> [EXERCISE REQUIREMENTS] Make an exact copy of the records below. Include every line.

[Stored items]

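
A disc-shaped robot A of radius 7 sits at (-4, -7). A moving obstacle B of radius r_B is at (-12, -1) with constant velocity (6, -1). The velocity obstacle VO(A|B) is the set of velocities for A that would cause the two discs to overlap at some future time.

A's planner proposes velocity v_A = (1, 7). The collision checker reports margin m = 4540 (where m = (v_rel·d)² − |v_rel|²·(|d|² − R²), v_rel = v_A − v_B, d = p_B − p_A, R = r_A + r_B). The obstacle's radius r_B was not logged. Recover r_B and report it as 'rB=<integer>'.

m = 4540
d = (-8, 6);  v_rel = (-5, 8),  |v_rel|² = 89
v_rel×d = (-5)·(6) − (8)·(-8) = 34
since m = R²·89 − 34²:  R² = (1156 + 4540) / 89 = 64
R = √64 = 8  ⇒  r_B = 8 − 7 = 1

rB=1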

> [OUTPUT FOR THIS TASK]
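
A disc-shaped robot A of radius 7 sits at (-4, -7). A moving obstacle B of radius r_B is at (-12, -1) with constant velocity (6, -1). The velocity obstacle VO(A|B) is the set of velocities for A that would cause the two discs to overlap at some future time.

A's planner proposes velocity v_A = (1, 7). The collision checker reports margin m = 4540 (where m = (v_rel·d)² − |v_rel|²·(|d|² − R²), v_rel = v_A − v_B, d = p_B − p_A, R = r_A + r_B). The obstacle's radius r_B was not logged. Recover r_B and report it as 'rB=<integer>'.

m = 4540
d = (-8, 6);  v_rel = (-5, 8),  |v_rel|² = 89
v_rel×d = (-5)·(6) − (8)·(-8) = 34
since m = R²·89 − 34²:  R² = (1156 + 4540) / 89 = 64
R = √64 = 8  ⇒  r_B = 8 − 7 = 1

rB=1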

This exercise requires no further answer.